§ TASK: Whenever a line in the entries below contains the string "decide", copy that line.
START DATA SECTION
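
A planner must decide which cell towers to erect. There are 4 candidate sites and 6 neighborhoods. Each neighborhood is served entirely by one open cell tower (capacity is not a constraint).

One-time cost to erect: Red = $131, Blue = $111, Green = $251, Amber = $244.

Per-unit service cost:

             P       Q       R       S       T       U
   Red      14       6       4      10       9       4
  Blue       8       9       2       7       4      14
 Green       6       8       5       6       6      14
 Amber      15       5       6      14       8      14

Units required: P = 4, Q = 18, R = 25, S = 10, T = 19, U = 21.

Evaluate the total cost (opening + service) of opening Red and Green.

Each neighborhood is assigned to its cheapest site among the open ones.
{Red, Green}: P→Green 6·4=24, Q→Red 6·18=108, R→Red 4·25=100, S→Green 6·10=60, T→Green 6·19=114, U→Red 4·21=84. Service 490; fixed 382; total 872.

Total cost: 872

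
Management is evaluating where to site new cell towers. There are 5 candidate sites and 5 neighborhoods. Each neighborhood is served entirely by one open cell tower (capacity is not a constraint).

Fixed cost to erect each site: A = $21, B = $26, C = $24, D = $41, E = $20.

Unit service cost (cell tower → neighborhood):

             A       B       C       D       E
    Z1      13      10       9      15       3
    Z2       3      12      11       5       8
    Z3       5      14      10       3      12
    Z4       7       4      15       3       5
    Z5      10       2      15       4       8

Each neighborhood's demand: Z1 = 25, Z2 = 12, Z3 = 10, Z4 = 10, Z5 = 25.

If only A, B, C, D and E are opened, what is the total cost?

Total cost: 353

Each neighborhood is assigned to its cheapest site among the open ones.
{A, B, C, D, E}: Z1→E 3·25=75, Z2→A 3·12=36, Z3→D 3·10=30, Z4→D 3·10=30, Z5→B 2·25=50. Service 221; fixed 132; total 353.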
END DATA SECTION
START DATA SECTION
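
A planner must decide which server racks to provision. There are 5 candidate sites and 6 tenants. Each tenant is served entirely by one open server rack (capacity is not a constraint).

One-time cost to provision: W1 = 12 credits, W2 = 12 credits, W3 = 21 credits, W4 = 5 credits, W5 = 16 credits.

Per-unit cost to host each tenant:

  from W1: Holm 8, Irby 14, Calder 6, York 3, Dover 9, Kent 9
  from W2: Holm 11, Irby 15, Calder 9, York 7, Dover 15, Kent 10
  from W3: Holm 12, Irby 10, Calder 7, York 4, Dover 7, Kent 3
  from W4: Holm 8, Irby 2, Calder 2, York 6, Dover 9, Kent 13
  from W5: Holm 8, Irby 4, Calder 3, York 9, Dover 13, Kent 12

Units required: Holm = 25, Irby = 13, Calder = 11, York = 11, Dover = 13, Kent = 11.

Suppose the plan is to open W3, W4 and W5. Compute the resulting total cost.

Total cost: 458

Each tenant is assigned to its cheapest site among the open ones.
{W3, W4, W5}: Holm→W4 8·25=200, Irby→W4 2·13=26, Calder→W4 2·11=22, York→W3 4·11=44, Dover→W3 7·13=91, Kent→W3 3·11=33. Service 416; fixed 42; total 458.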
END DATA SECTION
START DATA SECTION
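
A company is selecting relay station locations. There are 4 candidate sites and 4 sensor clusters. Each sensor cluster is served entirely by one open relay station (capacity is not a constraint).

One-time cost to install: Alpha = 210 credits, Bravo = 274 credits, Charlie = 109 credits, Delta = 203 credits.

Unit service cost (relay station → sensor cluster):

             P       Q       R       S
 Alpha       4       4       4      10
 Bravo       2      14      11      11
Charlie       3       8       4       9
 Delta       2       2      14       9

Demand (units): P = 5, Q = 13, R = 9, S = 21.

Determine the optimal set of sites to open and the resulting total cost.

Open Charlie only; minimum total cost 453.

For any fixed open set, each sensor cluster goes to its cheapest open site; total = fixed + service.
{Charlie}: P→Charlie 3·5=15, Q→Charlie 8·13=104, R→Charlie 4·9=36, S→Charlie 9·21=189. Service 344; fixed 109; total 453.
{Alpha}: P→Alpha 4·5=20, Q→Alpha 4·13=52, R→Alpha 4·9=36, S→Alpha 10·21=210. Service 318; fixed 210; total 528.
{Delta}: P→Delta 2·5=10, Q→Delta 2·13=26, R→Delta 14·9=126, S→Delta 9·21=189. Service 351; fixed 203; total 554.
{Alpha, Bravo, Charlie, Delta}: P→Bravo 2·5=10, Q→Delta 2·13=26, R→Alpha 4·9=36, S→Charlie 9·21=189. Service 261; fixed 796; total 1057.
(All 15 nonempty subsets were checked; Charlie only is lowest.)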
END DATA SECTION
§ WRITTEN RESPONSE:
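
A planner must decide which cell towers to erect. There are 4 candidate sites and 6 neighborhoods. Each neighborhood is served entirely by one open cell tower (capacity is not a constraint).
A planner must decide which server racks to provision. There are 5 candidate sites and 6 tenants. Each tenant is served entirely by one open server rack (capacity is not a constraint).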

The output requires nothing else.